**BRIEF**
Could you set down exactly the lines in the records below between the line holding "Analysis: Sign analysis" and the line holding "A definition d", inclusive?

**RECORDS FOR THE EXERCISE**
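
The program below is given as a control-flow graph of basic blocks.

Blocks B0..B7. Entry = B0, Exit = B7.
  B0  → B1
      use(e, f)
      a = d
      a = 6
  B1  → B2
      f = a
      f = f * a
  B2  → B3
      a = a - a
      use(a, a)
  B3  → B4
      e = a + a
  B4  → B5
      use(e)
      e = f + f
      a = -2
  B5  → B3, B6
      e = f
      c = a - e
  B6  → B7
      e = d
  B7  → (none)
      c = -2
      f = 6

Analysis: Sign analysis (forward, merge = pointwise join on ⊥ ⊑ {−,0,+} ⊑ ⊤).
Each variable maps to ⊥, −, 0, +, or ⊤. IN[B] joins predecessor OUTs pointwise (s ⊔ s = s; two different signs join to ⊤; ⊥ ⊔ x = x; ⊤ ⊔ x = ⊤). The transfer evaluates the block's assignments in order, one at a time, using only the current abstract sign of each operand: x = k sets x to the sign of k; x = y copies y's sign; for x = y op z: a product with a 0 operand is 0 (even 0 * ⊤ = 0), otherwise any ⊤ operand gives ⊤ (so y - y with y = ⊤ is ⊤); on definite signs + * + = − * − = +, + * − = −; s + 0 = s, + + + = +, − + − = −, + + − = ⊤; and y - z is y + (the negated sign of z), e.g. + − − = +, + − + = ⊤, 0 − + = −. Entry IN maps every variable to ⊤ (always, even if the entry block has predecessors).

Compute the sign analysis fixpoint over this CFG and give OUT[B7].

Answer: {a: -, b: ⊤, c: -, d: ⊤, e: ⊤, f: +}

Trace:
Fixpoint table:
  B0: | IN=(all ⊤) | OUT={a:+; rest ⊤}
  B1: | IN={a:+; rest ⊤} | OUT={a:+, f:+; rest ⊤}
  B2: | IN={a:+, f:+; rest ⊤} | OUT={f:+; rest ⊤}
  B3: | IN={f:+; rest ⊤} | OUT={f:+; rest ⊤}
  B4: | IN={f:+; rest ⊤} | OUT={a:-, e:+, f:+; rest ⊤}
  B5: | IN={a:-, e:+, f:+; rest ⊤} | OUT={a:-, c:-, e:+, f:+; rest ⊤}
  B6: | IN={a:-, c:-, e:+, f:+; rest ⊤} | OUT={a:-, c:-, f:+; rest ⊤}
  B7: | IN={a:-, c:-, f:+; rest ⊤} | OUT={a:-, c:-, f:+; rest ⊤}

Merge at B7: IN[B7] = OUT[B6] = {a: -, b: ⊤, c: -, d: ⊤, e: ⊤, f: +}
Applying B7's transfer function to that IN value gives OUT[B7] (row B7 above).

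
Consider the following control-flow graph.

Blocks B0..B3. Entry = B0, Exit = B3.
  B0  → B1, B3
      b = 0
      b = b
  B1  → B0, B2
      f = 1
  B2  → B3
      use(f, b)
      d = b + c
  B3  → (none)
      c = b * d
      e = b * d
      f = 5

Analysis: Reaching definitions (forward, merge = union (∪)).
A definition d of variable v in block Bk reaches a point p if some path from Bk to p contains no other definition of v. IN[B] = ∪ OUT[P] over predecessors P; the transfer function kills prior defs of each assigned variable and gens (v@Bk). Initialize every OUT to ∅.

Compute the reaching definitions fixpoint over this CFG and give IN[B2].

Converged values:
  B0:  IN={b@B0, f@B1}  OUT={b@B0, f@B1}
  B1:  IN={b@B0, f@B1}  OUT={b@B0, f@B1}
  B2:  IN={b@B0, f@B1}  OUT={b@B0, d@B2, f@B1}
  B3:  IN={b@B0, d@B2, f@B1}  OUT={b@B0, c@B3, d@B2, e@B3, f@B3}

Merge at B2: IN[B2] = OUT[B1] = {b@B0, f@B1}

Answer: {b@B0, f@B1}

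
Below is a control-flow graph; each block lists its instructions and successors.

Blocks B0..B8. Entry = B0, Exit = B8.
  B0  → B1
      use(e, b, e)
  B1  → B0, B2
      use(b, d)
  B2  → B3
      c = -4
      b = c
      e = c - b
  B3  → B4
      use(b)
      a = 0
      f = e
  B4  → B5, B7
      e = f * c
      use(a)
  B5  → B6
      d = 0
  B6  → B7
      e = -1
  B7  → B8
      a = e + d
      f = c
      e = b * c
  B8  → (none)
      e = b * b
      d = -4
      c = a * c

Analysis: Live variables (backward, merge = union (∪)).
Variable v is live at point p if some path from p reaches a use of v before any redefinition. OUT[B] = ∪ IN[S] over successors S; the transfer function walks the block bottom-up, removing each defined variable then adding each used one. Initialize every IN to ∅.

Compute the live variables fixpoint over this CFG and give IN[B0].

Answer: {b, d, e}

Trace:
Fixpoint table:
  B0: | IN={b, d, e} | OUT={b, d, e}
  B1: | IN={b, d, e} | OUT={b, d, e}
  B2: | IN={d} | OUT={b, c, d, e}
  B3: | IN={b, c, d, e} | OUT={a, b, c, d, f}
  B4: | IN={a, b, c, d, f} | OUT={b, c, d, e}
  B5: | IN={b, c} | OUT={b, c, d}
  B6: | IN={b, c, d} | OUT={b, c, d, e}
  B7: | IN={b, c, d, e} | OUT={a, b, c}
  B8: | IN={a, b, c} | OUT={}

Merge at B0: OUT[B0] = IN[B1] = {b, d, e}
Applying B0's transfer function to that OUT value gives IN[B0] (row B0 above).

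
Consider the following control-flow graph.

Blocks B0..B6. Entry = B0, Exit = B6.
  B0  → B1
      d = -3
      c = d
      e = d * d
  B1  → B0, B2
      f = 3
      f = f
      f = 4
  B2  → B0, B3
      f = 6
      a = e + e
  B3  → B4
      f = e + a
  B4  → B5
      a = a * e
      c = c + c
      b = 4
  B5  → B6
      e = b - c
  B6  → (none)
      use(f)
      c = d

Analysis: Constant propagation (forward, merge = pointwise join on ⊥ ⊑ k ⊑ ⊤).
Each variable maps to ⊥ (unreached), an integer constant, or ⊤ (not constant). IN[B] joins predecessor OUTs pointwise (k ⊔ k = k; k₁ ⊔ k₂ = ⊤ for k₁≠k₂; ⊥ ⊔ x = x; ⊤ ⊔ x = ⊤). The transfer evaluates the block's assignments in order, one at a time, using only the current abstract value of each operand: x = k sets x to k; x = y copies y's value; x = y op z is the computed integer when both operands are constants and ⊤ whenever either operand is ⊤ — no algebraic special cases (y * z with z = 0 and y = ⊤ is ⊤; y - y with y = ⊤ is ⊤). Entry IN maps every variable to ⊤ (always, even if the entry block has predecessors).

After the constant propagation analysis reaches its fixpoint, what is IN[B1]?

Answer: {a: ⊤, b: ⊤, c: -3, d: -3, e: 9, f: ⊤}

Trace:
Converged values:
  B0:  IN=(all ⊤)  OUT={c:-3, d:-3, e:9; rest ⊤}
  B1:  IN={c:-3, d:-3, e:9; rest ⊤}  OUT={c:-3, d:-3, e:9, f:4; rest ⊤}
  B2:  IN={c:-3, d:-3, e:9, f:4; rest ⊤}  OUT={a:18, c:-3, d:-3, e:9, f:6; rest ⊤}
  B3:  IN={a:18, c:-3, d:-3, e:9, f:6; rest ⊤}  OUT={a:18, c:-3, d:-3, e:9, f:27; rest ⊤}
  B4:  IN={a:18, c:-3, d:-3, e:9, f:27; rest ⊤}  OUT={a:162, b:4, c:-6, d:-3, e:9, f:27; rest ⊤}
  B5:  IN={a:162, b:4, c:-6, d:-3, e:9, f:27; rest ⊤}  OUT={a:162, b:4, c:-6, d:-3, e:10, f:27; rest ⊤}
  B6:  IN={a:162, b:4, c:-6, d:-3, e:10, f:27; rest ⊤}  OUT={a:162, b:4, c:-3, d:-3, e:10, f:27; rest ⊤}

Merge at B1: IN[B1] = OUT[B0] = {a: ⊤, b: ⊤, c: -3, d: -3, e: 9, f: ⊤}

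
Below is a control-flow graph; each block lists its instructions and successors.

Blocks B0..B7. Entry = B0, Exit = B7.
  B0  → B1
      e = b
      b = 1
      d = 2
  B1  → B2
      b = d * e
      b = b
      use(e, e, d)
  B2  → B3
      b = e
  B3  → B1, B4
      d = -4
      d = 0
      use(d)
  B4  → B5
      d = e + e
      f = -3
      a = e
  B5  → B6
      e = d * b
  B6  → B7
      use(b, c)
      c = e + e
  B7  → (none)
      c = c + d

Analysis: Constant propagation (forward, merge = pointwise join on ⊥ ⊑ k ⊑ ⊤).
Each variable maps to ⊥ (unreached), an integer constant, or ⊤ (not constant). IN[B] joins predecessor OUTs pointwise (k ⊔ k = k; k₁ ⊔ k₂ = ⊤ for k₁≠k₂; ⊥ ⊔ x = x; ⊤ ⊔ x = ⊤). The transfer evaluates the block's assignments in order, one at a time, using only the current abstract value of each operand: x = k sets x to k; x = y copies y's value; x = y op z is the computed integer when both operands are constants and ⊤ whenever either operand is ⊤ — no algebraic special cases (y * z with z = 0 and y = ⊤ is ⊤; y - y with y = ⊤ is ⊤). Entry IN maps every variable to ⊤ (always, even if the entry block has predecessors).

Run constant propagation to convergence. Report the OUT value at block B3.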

**SOLVED EXERCISE**
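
Analysis: Sign analysis (forward, merge = pointwise join on ⊥ ⊑ {−,0,+} ⊑ ⊤).
Each variable maps to ⊥, −, 0, +, or ⊤. IN[B] joins predecessor OUTs pointwise (s ⊔ s = s; two different signs join to ⊤; ⊥ ⊔ x = x; ⊤ ⊔ x = ⊤). The transfer evaluates the block's assignments in order, one at a time, using only the current abstract sign of each operand: x = k sets x to the sign of k; x = y copies y's sign; for x = y op z: a product with a 0 operand is 0 (even 0 * ⊤ = 0), otherwise any ⊤ operand gives ⊤ (so y - y with y = ⊤ is ⊤); on definite signs + * + = − * − = +, + * − = −; s + 0 = s, + + + = +, − + − = −, + + − = ⊤; and y - z is y + (the negated sign of z), e.g. + − − = +, + − + = ⊤, 0 − + = −. Entry IN maps every variable to ⊤ (always, even if the entry block has predecessors).

Compute the sign analysis fixpoint over this CFG and give OUT[B7].

Answer: {a: -, b: ⊤, c: -, d: ⊤, e: ⊤, f: +}

Trace:
Fixpoint table:
  B0: | IN=(all ⊤) | OUT={a:+; rest ⊤}
  B1: | IN={a:+; rest ⊤} | OUT={a:+, f:+; rest ⊤}
  B2: | IN={a:+, f:+; rest ⊤} | OUT={f:+; rest ⊤}
  B3: | IN={f:+; rest ⊤} | OUT={f:+; rest ⊤}
  B4: | IN={f:+; rest ⊤} | OUT={a:-, e:+, f:+; rest ⊤}
  B5: | IN={a:-, e:+, f:+; rest ⊤} | OUT={a:-, c:-, e:+, f:+; rest ⊤}
  B6: | IN={a:-, c:-, e:+, f:+; rest ⊤} | OUT={a:-, c:-, f:+; rest ⊤}
  B7: | IN={a:-, c:-, f:+; rest ⊤} | OUT={a:-, c:-, f:+; rest ⊤}

Merge at B7: IN[B7] = OUT[B6] = {a: -, b: ⊤, c: -, d: ⊤, e: ⊤, f: +}
Applying B7's transfer function to that IN value gives OUT[B7] (row B7 above).

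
Consider the following control-flow graph.

Blocks B0..B3. Entry = B0, Exit = B3.
  B0  → B1, B3
      b = 0
      b = b
  B1  → B0, B2
      f = 1
  B2  → B3
      use(f, b)
      d = b + c
  B3  → (none)
      c = b * d
      e = b * d
      f = 5

Analysis: Reaching definitions (forward, merge = union (∪)).
A definition d of variable v in block Bk reaches a point p if some path from Bk to p contains no other definition of v. IN[B] = ∪ OUT[P] over predecessors P; the transfer function kills prior defs of each assigned variable and gens (v@Bk). Initialize every OUT to ∅.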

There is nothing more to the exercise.